[Opening INPUT DATA section]

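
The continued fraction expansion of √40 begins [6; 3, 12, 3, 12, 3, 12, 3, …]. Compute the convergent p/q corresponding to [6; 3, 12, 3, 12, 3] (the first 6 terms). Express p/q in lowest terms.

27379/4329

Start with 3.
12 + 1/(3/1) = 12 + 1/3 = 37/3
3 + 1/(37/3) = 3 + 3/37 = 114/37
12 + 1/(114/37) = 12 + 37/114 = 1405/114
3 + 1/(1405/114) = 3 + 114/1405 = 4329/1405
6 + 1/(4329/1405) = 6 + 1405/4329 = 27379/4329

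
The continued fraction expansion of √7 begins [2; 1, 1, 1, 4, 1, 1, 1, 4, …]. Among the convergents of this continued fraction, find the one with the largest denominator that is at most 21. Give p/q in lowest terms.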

[Closing INPUT DATA section]
[Opening INPUT DATA section]

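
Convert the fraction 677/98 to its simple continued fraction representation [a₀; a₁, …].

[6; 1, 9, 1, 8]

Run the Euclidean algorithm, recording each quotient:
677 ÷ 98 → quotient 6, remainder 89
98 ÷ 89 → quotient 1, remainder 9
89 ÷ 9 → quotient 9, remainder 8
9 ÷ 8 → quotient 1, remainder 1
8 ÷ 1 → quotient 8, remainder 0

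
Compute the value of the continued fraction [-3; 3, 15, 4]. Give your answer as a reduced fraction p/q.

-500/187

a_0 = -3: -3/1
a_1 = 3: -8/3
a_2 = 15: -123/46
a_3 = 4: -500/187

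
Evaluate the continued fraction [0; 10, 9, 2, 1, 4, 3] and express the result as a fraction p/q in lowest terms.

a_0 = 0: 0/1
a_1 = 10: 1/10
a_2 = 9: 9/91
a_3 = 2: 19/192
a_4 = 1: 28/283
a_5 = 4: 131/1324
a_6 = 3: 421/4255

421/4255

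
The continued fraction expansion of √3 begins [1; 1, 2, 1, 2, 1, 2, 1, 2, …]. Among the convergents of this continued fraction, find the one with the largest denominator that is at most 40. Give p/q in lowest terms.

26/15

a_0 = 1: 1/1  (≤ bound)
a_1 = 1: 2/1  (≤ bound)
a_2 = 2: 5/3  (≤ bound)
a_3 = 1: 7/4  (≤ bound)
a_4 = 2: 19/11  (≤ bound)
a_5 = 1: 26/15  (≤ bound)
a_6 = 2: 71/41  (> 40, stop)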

[Closing INPUT DATA section]
[Opening INPUT DATA section]

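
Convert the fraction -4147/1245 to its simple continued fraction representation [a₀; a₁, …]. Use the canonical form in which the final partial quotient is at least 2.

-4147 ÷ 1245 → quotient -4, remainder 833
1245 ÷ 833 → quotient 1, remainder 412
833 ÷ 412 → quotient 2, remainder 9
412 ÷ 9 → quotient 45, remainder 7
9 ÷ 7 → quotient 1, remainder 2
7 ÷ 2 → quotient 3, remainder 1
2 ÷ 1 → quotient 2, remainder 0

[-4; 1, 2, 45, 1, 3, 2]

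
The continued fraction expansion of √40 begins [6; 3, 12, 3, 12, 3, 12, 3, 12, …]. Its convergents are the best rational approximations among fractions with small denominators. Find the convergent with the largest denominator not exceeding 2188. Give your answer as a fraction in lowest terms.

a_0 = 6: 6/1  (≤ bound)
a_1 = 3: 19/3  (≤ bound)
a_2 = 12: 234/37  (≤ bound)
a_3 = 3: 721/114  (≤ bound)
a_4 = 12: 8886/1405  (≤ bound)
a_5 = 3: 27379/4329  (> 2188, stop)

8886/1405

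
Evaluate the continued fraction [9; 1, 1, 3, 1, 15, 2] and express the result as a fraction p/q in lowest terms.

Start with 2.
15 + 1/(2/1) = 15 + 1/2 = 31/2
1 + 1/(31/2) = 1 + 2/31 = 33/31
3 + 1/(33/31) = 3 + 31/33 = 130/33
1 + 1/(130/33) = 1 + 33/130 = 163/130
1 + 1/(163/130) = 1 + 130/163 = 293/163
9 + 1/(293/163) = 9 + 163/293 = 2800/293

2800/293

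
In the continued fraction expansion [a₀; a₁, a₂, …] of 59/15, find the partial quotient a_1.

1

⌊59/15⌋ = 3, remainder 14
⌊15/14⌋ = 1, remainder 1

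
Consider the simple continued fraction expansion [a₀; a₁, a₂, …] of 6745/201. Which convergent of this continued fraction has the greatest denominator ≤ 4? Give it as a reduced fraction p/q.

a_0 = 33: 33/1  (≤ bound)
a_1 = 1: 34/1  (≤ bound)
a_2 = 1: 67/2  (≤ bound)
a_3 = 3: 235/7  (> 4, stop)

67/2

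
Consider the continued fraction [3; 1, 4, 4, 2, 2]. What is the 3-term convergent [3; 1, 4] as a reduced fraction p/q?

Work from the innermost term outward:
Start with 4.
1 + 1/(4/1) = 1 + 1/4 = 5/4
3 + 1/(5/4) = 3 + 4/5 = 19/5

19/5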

[Closing INPUT DATA section]

## WORK TO COMPLETE
Take from the material above the lines running from the one with "Express p/q in lowest terms." through the one with "The continued fraction expansion of √7", and repeat them exactly, with nothing else.

## RESPONSE AREA
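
The continued fraction expansion of √40 begins [6; 3, 12, 3, 12, 3, 12, 3, …]. Compute the convergent p/q corresponding to [6; 3, 12, 3, 12, 3] (the first 6 terms). Express p/q in lowest terms.

27379/4329

Start with 3.
12 + 1/(3/1) = 12 + 1/3 = 37/3
3 + 1/(37/3) = 3 + 3/37 = 114/37
12 + 1/(114/37) = 12 + 37/114 = 1405/114
3 + 1/(1405/114) = 3 + 114/1405 = 4329/1405
6 + 1/(4329/1405) = 6 + 1405/4329 = 27379/4329

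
The continued fraction expansion of √7 begins [2; 1, 1, 1, 4, 1, 1, 1, 4, …]. Among the convergents of this continued fraction, find the one with the largest denominator that is at most 21. Give p/q in lowest terms.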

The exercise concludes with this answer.